- What is required:
Find "Consider solving the" and "b = [0.2, -4.3, 1.9, 5.4, 2.5]" in the records below. Copy the lines holding them and every line between, exactly, and no others.

- Records provided:
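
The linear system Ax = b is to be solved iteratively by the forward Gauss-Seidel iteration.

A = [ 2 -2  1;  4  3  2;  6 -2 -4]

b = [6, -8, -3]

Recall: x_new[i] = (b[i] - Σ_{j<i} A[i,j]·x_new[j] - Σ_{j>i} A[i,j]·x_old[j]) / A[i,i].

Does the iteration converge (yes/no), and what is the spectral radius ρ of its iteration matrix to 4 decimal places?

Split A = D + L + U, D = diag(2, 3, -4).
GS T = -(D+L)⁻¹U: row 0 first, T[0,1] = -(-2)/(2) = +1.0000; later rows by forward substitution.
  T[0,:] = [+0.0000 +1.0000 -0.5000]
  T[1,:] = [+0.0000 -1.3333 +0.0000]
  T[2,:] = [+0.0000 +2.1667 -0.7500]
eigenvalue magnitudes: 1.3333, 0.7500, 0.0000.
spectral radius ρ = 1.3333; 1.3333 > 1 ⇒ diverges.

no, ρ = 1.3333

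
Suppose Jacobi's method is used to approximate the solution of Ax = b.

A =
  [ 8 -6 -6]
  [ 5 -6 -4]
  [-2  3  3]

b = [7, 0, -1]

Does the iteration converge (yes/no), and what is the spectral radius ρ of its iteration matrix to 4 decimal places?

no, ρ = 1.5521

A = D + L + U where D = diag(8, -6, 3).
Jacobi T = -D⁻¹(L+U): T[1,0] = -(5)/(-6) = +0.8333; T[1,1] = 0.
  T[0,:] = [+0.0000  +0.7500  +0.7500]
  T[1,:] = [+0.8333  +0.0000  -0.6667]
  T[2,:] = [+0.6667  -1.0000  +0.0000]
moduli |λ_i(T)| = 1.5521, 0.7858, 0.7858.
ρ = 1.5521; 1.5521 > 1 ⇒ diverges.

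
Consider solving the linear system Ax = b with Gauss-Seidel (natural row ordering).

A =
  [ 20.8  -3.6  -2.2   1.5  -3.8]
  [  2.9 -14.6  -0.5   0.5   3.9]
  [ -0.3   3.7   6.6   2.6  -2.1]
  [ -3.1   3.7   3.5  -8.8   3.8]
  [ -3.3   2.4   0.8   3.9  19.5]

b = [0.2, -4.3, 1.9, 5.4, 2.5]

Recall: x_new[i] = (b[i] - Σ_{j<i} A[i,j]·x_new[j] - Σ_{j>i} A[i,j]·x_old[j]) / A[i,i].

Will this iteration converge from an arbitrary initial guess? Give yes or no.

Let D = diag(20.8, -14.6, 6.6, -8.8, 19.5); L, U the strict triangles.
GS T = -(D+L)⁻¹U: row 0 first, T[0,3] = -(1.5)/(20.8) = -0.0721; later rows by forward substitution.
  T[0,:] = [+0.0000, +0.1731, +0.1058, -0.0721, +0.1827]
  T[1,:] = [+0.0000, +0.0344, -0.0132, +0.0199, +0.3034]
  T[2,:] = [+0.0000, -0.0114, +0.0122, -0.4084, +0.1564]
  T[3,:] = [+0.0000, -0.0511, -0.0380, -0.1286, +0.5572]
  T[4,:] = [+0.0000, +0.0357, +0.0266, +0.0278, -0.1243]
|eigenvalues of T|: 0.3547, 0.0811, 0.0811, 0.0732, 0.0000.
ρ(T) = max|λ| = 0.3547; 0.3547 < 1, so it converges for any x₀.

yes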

==

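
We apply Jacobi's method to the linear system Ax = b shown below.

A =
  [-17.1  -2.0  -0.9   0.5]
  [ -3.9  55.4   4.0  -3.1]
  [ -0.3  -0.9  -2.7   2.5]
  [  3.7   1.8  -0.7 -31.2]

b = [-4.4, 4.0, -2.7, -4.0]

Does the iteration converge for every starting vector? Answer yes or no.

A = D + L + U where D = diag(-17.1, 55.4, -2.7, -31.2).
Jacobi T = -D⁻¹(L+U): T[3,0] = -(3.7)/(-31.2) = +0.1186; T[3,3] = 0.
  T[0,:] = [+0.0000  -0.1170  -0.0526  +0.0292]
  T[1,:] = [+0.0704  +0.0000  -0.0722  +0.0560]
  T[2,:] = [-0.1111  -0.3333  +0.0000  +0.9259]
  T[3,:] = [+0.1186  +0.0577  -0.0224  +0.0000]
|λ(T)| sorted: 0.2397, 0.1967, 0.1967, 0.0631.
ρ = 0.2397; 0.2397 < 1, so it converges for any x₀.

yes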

- Solution to this exercise:
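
Consider solving the linear system Ax = b with Gauss-Seidel (natural row ordering).

A =
  [ 20.8  -3.6  -2.2   1.5  -3.8]
  [  2.9 -14.6  -0.5   0.5   3.9]
  [ -0.3   3.7   6.6   2.6  -2.1]
  [ -3.1   3.7   3.5  -8.8   3.8]
  [ -3.3   2.4   0.8   3.9  19.5]

b = [0.2, -4.3, 1.9, 5.4, 2.5]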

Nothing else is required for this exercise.